- _Action item_: Are you able to retype all the records below exactly?

Source data:

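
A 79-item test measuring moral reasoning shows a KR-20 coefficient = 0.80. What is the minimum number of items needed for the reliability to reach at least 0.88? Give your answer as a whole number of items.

n = 0.88(1 − 0.80) / [0.80(1 − 0.88)]
n = 0.1760 / 0.0960 ≈ 1.8333
So the test needs 1.8333 × 79 ≈ 144.83 items; rounding up, 145.

145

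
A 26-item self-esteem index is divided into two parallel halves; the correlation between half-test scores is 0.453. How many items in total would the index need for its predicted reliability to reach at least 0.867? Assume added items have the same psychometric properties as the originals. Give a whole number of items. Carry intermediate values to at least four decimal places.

103

r_full = 2(0.453)/(1 + 0.453) = 0.6235
n = r_tgt(1 − r_full) / [r_full(1 − r_tgt)] = 0.867 × 0.3765 / (0.6235 × 0.133) ≈ 3.9364
Items = 3.9364 × 26 ≈ 102.35 → 103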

- _Output of the exercise_:
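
A 79-item test measuring moral reasoning shows a KR-20 coefficient = 0.80. What is the minimum number of items needed for the reliability to reach at least 0.88? Give your answer as a whole number of items.

n = 0.88(1 − 0.80) / [0.80(1 − 0.88)]
n = 0.1760 / 0.0960 ≈ 1.8333
So the test needs 1.8333 × 79 ≈ 144.83 items; rounding up, 145.

145

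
A 26-item self-esteem index is divided into two parallel halves; the correlation between half-test scores is 0.453. How many items in total would the index need for its predicted reliability to reach at least 0.867? Assume added items have the same psychometric properties as the originals. Give a whole number of items. Carry intermediate values to at least four decimal places.

103

r_full = 2(0.453)/(1 + 0.453) = 0.6235
n = r_tgt(1 − r_full) / [r_full(1 − r_tgt)] = 0.867 × 0.3765 / (0.6235 × 0.133) ≈ 3.9364
Items = 3.9364 × 26 ≈ 102.35 → 103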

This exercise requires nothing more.